— WHAT THE TASK REQUIRES —
Read through the entries below and copy each line where "items" turns up.

— EXERCISE INPUT —

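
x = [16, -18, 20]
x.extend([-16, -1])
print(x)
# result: [16, -18, 20, -16, -1]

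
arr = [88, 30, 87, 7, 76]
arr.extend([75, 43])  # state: [88, 30, 87, 7, 76, 75, 43]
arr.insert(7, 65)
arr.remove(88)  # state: [30, 87, 7, 76, 75, 43, 65]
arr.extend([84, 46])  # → [30, 87, 7, 76, 75, 43, 65, 84, 46]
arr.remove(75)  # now [30, 87, 7, 76, 43, 65, 84, 46]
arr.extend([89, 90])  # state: [30, 87, 7, 76, 43, 65, 84, 46, 89, 90]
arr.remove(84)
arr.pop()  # 90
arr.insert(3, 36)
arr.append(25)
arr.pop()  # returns 25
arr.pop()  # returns 89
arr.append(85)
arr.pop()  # 85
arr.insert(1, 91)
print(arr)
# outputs [30, 91, 87, 7, 36, 76, 43, 65, 46]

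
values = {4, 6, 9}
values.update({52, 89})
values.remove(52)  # {4, 6, 9, 89}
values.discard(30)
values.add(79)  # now {4, 6, 9, 79, 89}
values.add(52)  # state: {4, 6, 9, 52, 79, 89}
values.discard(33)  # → {4, 6, 9, 52, 79, 89}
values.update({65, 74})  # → {4, 6, 9, 52, 65, 74, 79, 89}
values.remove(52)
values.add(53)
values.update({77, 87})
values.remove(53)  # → {4, 6, 9, 65, 74, 77, 79, 87, 89}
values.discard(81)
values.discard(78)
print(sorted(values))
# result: [4, 6, 9, 65, 74, 77, 79, 87, 89]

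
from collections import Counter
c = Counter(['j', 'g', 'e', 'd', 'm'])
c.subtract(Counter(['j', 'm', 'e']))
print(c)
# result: Counter({'g': 1, 'd': 1, 'j': 0, 'e': 0, 'm': 0})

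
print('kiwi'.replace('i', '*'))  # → k*w*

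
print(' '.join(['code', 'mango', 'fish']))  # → code mango fish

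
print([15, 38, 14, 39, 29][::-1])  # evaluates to [29, 39, 14, 38, 15]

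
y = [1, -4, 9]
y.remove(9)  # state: [1, -4]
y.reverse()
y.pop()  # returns 1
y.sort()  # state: [-4]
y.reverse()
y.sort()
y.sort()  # [-4]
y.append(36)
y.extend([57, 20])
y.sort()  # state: [-4, 20, 36, 57]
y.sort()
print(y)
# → [-4, 20, 36, 57]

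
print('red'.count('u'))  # 0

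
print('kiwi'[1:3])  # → iw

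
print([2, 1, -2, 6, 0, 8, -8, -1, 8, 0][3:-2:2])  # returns [6, 8, -1]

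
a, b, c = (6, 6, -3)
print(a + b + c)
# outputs 9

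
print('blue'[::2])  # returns bu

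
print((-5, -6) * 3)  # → (-5, -6, -5, -6, -5, -6)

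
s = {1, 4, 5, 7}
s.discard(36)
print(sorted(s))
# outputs [1, 4, 5, 7]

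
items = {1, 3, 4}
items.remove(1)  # {3, 4}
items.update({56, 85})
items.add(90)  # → {3, 4, 56, 85, 90}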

— TASK RESULT —
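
items = {1, 3, 4}
items.remove(1)  # {3, 4}
items.update({56, 85})
items.add(90)  # → {3, 4, 56, 85, 90}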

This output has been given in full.